**Work order:** Give again, word for word, each line below starting at the one that contains "H2 reader(env=5) — ask→5. Wraps: inner." and ending at the one that contains "(let x = 6 in".

**Supplied material:**
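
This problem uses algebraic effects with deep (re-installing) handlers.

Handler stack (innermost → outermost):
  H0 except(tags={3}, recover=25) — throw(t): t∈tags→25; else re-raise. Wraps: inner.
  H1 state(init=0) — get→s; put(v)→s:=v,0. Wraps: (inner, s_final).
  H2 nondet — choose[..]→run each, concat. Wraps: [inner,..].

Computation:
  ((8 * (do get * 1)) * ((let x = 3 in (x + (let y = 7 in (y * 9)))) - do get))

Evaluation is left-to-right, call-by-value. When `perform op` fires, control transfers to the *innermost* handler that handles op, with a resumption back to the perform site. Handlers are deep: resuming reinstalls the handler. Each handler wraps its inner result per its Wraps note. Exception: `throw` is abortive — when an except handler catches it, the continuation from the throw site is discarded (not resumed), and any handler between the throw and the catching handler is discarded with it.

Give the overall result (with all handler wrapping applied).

Step-by-step:
get @ H1 ⇒ 0
get @ H1 ⇒ 0
H0 returns 0
H1 returns (0, 0)
H2 returns [(0, 0)]
= [(0, 0)]

Answer: [(0, 0)]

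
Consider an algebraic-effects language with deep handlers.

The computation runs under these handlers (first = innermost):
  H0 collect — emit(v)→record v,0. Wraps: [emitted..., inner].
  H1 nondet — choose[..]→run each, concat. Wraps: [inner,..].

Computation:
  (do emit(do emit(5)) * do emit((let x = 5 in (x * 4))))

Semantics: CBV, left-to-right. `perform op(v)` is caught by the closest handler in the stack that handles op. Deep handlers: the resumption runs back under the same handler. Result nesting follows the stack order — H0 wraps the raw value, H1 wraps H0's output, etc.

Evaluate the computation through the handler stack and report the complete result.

Step-by-step:
emit(5) @ H0 ⇒ out+=5
emit(0) @ H0 ⇒ out+=0
emit(20) @ H0 ⇒ out+=20
H0 returns [5, 0, 20, 0]
H1 returns [[5, 0, 20, 0]]
= [[5, 0, 20, 0]]

Answer: [[5, 0, 20, 0]]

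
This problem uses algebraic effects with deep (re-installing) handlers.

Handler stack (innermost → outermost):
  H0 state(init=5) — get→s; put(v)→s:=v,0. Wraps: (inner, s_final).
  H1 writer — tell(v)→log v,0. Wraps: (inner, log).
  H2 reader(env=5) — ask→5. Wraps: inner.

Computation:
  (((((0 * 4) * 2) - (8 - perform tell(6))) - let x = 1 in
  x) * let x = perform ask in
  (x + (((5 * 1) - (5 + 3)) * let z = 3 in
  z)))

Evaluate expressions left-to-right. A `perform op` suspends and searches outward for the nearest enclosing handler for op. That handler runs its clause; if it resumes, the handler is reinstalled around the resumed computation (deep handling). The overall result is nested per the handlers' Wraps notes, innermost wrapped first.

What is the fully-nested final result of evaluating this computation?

Working:
tell(6) @ H1 ⇒ log+=6
ask @ H2 ⇒ 5
H0 returns (36, 5)
H1 returns ((36, 5), (6))
H2 returns ((36, 5), (6))
= ((36, 5), (6))

Answer: ((36, 5), (6))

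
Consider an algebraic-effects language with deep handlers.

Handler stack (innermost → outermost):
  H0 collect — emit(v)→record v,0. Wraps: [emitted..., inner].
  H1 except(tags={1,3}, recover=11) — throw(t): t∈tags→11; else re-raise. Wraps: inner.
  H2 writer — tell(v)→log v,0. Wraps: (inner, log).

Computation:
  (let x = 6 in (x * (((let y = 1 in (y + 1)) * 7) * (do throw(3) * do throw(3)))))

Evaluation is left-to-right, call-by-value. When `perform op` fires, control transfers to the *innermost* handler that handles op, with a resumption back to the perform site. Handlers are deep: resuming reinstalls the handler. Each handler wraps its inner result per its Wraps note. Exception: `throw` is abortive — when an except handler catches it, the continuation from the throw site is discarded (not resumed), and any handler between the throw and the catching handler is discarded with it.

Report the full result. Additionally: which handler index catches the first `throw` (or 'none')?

Answer: (11, ()) ; first throw caught by: H1

Step-by-step:
throw(3) @ H1 caught ⇒ 11
H2 returns (11, ())
= (11, ())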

**Final answer:**
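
  H2 reader(env=5) — ask→5. Wraps: inner.

Computation:
  (((((0 * 4) * 2) - (8 - perform tell(6))) - let x = 1 in
  x) * let x = perform ask in
  (x + (((5 * 1) - (5 + 3)) * let z = 3 in
  z)))

Evaluate expressions left-to-right. A `perform op` suspends and searches outward for the nearest enclosing handler for op. That handler runs its clause; if it resumes, the handler is reinstalled around the resumed computation (deep handling). The overall result is nested per the handlers' Wraps notes, innermost wrapped first.

What is the fully-nested final result of evaluating this computation?

Working:
tell(6) @ H1 ⇒ log+=6
ask @ H2 ⇒ 5
H0 returns (36, 5)
H1 returns ((36, 5), (6))
H2 returns ((36, 5), (6))
= ((36, 5), (6))

Answer: ((36, 5), (6))

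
Consider an algebraic-effects language with deep handlers.

Handler stack (innermost → outermost):
  H0 collect — emit(v)→record v,0. Wraps: [emitted..., inner].
  H1 except(tags={1,3}, recover=11) — throw(t): t∈tags→11; else re-raise. Wraps: inner.
  H2 writer — tell(v)→log v,0. Wraps: (inner, log).

Computation:
  (let x = 6 in (x * (((let y = 1 in (y + 1)) * 7) * (do throw(3) * do throw(3)))))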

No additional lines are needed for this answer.